SUPPLIED RECORDS:
____________

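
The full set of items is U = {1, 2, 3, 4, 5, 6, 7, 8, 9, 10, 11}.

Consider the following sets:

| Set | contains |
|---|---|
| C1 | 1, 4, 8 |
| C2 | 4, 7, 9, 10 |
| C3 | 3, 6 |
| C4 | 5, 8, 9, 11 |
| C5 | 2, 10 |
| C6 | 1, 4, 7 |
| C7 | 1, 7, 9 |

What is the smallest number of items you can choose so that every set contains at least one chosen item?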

____________

AIM OF THE TASK:
Would you reproduce, word for word, the lines from the one holding "Set | contains |" through the final line of the entries, both included?

RESPONSE BOX:
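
| Set | contains |
|---|---|
| C1 | 1, 4, 8 |
| C2 | 4, 7, 9, 10 |
| C3 | 3, 6 |
| C4 | 5, 8, 9, 11 |
| C5 | 2, 10 |
| C6 | 1, 4, 7 |
| C7 | 1, 7, 9 |

What is the smallest number of items you can choose so that every set contains at least one chosen item?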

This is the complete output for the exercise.